### Supplied records ###

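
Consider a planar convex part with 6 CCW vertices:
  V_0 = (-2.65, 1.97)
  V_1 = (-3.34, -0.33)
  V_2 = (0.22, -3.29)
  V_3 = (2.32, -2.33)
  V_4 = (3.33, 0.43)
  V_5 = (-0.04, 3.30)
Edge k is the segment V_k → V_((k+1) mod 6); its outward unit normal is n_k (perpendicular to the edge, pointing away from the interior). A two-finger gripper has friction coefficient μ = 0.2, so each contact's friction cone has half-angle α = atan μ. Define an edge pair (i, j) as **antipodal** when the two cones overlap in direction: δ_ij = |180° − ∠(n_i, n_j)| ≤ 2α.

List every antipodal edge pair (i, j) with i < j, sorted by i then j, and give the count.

count = 3; pairs: (0,3), (1,4), (2,5)

α = atan 0.2 = 11.31°;  2α = 22.62°
n_0 = (-0.9578, +0.2873)
n_1 = (-0.6393, -0.7689)
n_2 = (+0.4158, -0.9095)
n_3 = (+0.9391, -0.3437)
n_4 = (+0.6484, +0.7613)
n_5 = (-0.4540, +0.8910)
  (0,1): δ = 113.04°  ·
  (0,2): δ = 48.73°  ·
  (0,3): δ = 3.40°  ✓
  (0,4): δ = 66.28°  ·
  (0,5): δ = 133.70°  ·
  (1,2): δ = 115.69°  ·
  (1,3): δ = 70.36°  ·
  (1,4): δ = 0.68°  ✓
  (1,5): δ = 66.74°  ·
  (2,3): δ = 134.67°  ·
  (2,4): δ = 64.99°  ·
  (2,5): δ = 2.44°  ✓
  (3,4): δ = 110.32°  ·
  (3,5): δ = 42.90°  ·
  (4,5): δ = 112.58°  ·
antipodal pairs: 3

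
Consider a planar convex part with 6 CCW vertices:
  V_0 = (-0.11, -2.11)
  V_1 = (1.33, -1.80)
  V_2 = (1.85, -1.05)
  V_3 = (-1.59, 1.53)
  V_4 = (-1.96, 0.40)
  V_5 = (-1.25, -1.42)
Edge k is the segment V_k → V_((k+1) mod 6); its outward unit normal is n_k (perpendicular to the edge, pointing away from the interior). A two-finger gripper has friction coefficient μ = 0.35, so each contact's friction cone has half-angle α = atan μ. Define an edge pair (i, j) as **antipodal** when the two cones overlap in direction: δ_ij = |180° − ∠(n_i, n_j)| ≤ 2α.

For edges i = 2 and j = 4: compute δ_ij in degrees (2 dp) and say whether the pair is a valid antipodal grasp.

α = atan 0.35 = 19.29°;  2α = 38.58°
edge 2: e_2 = (-3.44, +2.58);  n_2 = (+0.6000, +0.8000)
edge 4: e_4 = (+0.71, -1.82);  n_4 = (-0.9316, -0.3634)
∠(n_2, n_4) = 148.18°
δ = |180° − 148.18°| = 31.82°
31.82° ≤ 2α = 38.58°  →  valid

δ = 31.82°, valid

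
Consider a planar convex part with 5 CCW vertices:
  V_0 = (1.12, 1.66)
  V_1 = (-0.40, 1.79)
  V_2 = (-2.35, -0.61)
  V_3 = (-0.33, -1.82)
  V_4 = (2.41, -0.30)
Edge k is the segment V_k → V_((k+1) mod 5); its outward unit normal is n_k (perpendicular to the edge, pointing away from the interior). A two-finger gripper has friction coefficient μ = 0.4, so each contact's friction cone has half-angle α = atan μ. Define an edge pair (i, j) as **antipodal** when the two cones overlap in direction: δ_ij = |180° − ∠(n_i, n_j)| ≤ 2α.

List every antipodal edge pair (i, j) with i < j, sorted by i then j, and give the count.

α = atan 0.4 = 21.80°;  2α = 43.60°
n_0 = (+0.0852, +0.9964)
n_1 = (-0.7761, +0.6306)
n_2 = (-0.5139, -0.8579)
n_3 = (+0.4851, -0.8745)
n_4 = (+0.8353, +0.5498)
  (0,1): δ = 124.21°  ·
  (0,2): δ = 26.03°  ✓
  (0,3): δ = 33.91°  ✓
  (0,4): δ = 128.24°  ·
  (1,2): δ = 81.83°  ·
  (1,3): δ = 21.89°  ✓
  (1,4): δ = 72.45°  ·
  (2,3): δ = 120.06°  ·
  (2,4): δ = 25.73°  ✓
  (3,4): δ = 85.67°  ·
antipodal pairs: 4

count = 4; pairs: (0,2), (0,3), (1,3), (2,4)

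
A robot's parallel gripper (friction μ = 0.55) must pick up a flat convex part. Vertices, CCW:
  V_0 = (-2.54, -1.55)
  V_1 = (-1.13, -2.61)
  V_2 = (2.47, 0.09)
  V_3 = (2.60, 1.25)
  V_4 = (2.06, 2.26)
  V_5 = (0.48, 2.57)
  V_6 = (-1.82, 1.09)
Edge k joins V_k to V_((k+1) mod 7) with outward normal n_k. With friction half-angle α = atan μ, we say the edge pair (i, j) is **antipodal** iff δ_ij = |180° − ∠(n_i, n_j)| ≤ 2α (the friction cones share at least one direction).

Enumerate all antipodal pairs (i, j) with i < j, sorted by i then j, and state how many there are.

count = 8; pairs: (0,3), (0,4), (1,4), (1,5), (1,6), (2,5), (2,6), (3,6)

α = atan 0.55 = 28.81°;  2α = 57.62°
n_0 = (-0.6009, -0.7993)
n_1 = (+0.6000, -0.8000)
n_2 = (+0.9938, -0.1114)
n_3 = (+0.8819, +0.4715)
n_4 = (+0.1925, +0.9813)
n_5 = (-0.5411, +0.8409)
n_6 = (-0.9648, +0.2631)
  (0,1): δ = 106.20°  ·
  (0,2): δ = 59.46°  ·
  (0,3): δ = 24.93°  ✓
  (0,4): δ = 25.83°  ✓
  (0,5): δ = 69.70°  ·
  (0,6): δ = 111.68°  ·
  (1,2): δ = 133.26°  ·
  (1,3): δ = 98.74°  ·
  (1,4): δ = 47.97°  ✓
  (1,5): δ = 4.11°  ✓
  (1,6): δ = 37.87°  ✓
  (2,3): δ = 145.47°  ·
  (2,4): δ = 94.71°  ·
  (2,5): δ = 50.85°  ✓
  (2,6): δ = 8.86°  ✓
  (3,4): δ = 129.23°  ·
  (3,5): δ = 85.37°  ·
  (3,6): δ = 43.39°  ✓
  (4,5): δ = 136.14°  ·
  (4,6): δ = 94.15°  ·
  (5,6): δ = 138.02°  ·
antipodal pairs: 8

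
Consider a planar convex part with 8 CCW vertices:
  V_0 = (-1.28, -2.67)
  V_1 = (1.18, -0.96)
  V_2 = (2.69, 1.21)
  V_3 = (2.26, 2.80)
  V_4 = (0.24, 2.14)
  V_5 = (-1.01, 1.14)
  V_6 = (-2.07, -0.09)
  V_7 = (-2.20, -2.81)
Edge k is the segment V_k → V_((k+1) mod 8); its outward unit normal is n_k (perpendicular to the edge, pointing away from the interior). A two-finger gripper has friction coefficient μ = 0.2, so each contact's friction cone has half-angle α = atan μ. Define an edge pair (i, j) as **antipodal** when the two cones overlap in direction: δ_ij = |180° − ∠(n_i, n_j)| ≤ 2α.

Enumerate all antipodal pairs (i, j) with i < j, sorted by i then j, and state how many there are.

α = atan 0.2 = 11.31°;  2α = 22.62°
n_0 = (+0.5708, -0.8211)
n_1 = (+0.8208, -0.5712)
n_2 = (+0.9653, +0.2611)
n_3 = (-0.3106, +0.9505)
n_4 = (-0.6247, +0.7809)
n_5 = (-0.7575, +0.6528)
n_6 = (-0.9989, +0.0477)
n_7 = (+0.1504, -0.9886)
  (0,1): δ = 159.64°  ·
  (0,2): δ = 109.67°  ·
  (0,3): δ = 16.71°  ✓
  (0,4): δ = 3.86°  ✓
  (0,5): δ = 14.44°  ✓
  (0,6): δ = 52.46°  ·
  (0,7): δ = 153.85°  ·
  (1,2): δ = 130.03°  ·
  (1,3): δ = 37.07°  ·
  (1,4): δ = 16.51°  ✓
  (1,5): δ = 5.92°  ✓
  (1,6): δ = 32.10°  ·
  (1,7): δ = 133.48°  ·
  (2,3): δ = 87.04°  ·
  (2,4): δ = 66.47°  ·
  (2,5): δ = 55.89°  ·
  (2,6): δ = 17.87°  ✓
  (2,7): δ = 83.52°  ·
  (3,4): δ = 159.43°  ·
  (3,5): δ = 148.85°  ·
  (3,6): δ = 110.83°  ·
  (3,7): δ = 9.44°  ✓
  (4,5): δ = 169.41°  ·
  (4,6): δ = 131.40°  ·
  (4,7): δ = 30.01°  ·
  (5,6): δ = 141.98°  ·
  (5,7): δ = 40.59°  ·
  (6,7): δ = 78.61°  ·
antipodal pairs: 7

count = 7; pairs: (0,3), (0,4), (0,5), (1,4), (1,5), (2,6), (3,7)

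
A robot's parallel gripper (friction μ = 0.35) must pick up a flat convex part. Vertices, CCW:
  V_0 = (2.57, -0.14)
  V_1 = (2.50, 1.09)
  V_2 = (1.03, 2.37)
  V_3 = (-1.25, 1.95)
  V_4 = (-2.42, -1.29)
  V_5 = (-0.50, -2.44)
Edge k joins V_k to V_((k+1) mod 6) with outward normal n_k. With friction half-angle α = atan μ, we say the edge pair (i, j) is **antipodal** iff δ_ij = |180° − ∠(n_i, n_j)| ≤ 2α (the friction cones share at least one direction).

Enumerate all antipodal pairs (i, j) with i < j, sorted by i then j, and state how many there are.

count = 4; pairs: (0,3), (1,4), (2,5), (3,5)

α = atan 0.35 = 19.29°;  2α = 38.58°
n_0 = (+0.9984, +0.0568)
n_1 = (+0.6567, +0.7542)
n_2 = (-0.1812, +0.9835)
n_3 = (-0.9406, +0.3396)
n_4 = (-0.5138, -0.8579)
n_5 = (+0.5996, -0.8003)
  (0,1): δ = 134.30°  ·
  (0,2): δ = 82.82°  ·
  (0,3): δ = 23.11°  ✓
  (0,4): δ = 55.82°  ·
  (0,5): δ = 123.58°  ·
  (1,2): δ = 128.51°  ·
  (1,3): δ = 68.81°  ·
  (1,4): δ = 10.13°  ✓
  (1,5): δ = 77.89°  ·
  (2,3): δ = 120.29°  ·
  (2,4): δ = 41.36°  ·
  (2,5): δ = 26.40°  ✓
  (3,4): δ = 101.06°  ·
  (3,5): δ = 33.30°  ✓
  (4,5): δ = 112.24°  ·
antipodal pairs: 4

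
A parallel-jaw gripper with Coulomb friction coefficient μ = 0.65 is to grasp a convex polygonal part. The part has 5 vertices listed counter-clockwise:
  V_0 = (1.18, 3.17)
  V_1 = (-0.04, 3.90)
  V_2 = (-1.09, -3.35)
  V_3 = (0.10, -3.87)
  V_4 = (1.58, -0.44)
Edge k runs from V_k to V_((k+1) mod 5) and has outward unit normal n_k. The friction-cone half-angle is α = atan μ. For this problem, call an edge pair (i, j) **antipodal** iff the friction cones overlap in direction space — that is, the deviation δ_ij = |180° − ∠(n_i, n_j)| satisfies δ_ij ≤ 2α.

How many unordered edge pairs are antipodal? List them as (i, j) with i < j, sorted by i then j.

count = 4; pairs: (0,2), (1,3), (1,4), (2,4)

α = atan 0.65 = 33.02°;  2α = 66.05°
n_0 = (+0.5135, +0.8581)
n_1 = (-0.9897, +0.1433)
n_2 = (-0.4004, -0.9163)
n_3 = (+0.9182, -0.3962)
n_4 = (+0.9939, +0.1101)
  (0,1): δ = 67.35°  ·
  (0,2): δ = 7.29°  ✓
  (0,3): δ = 97.56°  ·
  (0,4): δ = 127.22°  ·
  (1,2): δ = 105.36°  ·
  (1,3): δ = 15.10°  ✓
  (1,4): δ = 14.56°  ✓
  (2,3): δ = 89.74°  ·
  (2,4): δ = 60.07°  ✓
  (3,4): δ = 150.34°  ·
antipodal pairs: 4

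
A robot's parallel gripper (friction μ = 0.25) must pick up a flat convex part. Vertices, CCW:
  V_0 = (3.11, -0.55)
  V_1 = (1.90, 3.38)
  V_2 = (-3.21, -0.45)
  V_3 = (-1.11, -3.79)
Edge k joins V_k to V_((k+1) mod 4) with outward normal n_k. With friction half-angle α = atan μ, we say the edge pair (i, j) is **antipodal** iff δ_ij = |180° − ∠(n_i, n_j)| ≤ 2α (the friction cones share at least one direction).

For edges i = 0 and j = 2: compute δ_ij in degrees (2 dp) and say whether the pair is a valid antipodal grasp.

δ = 15.05°, valid

α = atan 0.25 = 14.04°;  2α = 28.07°
edge 0: e_0 = (-1.21, +3.93);  n_0 = (+0.9557, +0.2943)
edge 2: e_2 = (+2.10, -3.34);  n_2 = (-0.8466, -0.5323)
∠(n_0, n_2) = 164.95°
δ = |180° − 164.95°| = 15.05°
15.05° ≤ 2α = 28.07°  →  valid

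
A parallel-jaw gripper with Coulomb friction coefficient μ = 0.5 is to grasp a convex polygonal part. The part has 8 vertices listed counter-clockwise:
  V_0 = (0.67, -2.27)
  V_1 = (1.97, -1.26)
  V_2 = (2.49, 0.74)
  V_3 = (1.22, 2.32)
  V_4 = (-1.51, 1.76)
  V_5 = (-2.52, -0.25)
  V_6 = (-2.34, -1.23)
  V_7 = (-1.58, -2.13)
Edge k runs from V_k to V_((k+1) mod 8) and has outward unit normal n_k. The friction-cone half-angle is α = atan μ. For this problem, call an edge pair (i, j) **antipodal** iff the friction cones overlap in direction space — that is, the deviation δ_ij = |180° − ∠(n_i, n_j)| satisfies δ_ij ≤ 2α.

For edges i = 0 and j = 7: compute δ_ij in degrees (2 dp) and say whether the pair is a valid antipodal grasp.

δ = 138.60°, invalid

α = atan 0.5 = 26.57°;  2α = 53.13°
edge 0: e_0 = (+1.30, +1.01);  n_0 = (+0.6135, -0.7897)
edge 7: e_7 = (+2.25, -0.14);  n_7 = (-0.0621, -0.9981)
∠(n_0, n_7) = 41.40°
δ = |180° − 41.40°| = 138.60°
138.60° > 2α = 53.13°  →  invalid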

###

▸ **What you need to do**:
Search the listing above for the lines with "V_4 = (2.06, 2.26)" and "Edge k joins V_k to V_((k+1) mod 7)", then output those lines and all lines between them exactly.

▸ **Task response**:
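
  V_4 = (2.06, 2.26)
  V_5 = (0.48, 2.57)
  V_6 = (-1.82, 1.09)
Edge k joins V_k to V_((k+1) mod 7) with outward normal n_k. With friction half-angle α = atan μ, we say the edge pair (i, j) is **antipodal** iff δ_ij = |180° − ∠(n_i, n_j)| ≤ 2α (the friction cones share at least one direction).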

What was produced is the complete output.